__YOUR INSTRUCTIONS__
Could you reproduce, exactly as written, every line from the one containing "S ::= a A | a B | c | d c" through the last line of the records, and nothing else?

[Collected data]
◆ ◆ ◆ ◆
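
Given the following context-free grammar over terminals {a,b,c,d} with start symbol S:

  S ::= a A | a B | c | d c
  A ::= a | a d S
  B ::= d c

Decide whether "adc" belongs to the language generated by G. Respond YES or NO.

CNF form of G:
  S -> T0 A | T0 B | T1 T2 | c
  A -> T0 X3 | a
  B -> T1 T2
  T0 -> a
  T1 -> d
  T2 -> c
  X3 -> T1 S

CYK fill:
  cell(0,0) a: {A,T0}  orig:{A}
  cell(1,1) d: {T1}  orig:{}
  cell(2,2) c: {S,T2}  orig:{S}
  cell(0,1) ad: ∅
  cell(1,2) dc: {B,S,X3}  orig:{B,S}
  cell(0,2) adc: {A,S}

S ∈ T[0,2] ⇒ YES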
◆ ◆ ◆ ◆
__SOLUTION FOR THIS TASK__
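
  S ::= a A | a B | c | d c
  A ::= a | a d S
  B ::= d c

Decide whether "adc" belongs to the language generated by G. Respond YES or NO.

CNF form of G:
  S -> T0 A | T0 B | T1 T2 | c
  A -> T0 X3 | a
  B -> T1 T2
  T0 -> a
  T1 -> d
  T2 -> c
  X3 -> T1 S

CYK fill:
  cell(0,0) a: {A,T0}  orig:{A}
  cell(1,1) d: {T1}  orig:{}
  cell(2,2) c: {S,T2}  orig:{S}
  cell(0,1) ad: ∅
  cell(1,2) dc: {B,S,X3}  orig:{B,S}
  cell(0,2) adc: {A,S}

S ∈ T[0,2] ⇒ YES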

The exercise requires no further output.